--- THE DATA ---
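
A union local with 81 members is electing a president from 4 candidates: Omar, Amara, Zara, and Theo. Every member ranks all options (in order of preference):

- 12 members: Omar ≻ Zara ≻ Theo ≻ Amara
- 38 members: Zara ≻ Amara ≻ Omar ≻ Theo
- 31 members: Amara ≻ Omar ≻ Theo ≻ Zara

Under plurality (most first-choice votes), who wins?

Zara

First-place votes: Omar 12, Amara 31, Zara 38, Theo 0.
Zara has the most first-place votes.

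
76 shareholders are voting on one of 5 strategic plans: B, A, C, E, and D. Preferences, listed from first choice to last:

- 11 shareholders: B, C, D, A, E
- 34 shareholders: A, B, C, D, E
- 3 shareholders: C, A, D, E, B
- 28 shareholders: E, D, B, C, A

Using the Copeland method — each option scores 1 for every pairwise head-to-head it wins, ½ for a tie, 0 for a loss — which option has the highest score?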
---
--- THE DATA ---
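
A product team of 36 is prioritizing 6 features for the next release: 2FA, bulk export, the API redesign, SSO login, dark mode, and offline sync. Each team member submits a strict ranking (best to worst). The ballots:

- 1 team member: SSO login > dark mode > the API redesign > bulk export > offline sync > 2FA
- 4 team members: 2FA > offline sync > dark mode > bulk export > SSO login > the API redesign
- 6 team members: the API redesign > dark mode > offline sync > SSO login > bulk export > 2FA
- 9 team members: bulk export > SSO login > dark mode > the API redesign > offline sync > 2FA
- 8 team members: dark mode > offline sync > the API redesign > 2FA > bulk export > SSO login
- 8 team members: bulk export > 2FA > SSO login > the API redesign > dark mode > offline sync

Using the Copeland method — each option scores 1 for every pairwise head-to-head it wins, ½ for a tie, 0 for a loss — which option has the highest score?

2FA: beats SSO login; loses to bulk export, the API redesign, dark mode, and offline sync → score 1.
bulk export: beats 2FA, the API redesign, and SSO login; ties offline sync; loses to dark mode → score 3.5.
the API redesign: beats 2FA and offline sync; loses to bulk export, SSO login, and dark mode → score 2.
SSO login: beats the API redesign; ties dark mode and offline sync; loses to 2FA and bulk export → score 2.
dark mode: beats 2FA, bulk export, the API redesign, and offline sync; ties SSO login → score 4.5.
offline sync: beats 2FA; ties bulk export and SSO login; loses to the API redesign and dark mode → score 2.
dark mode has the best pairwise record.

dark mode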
---
▶ PROBLEM REQUIREMENTS
Once the lines of the entries containing the word "shareholders" have been counted, report the number alone.

▶ ANSWER BELOW
5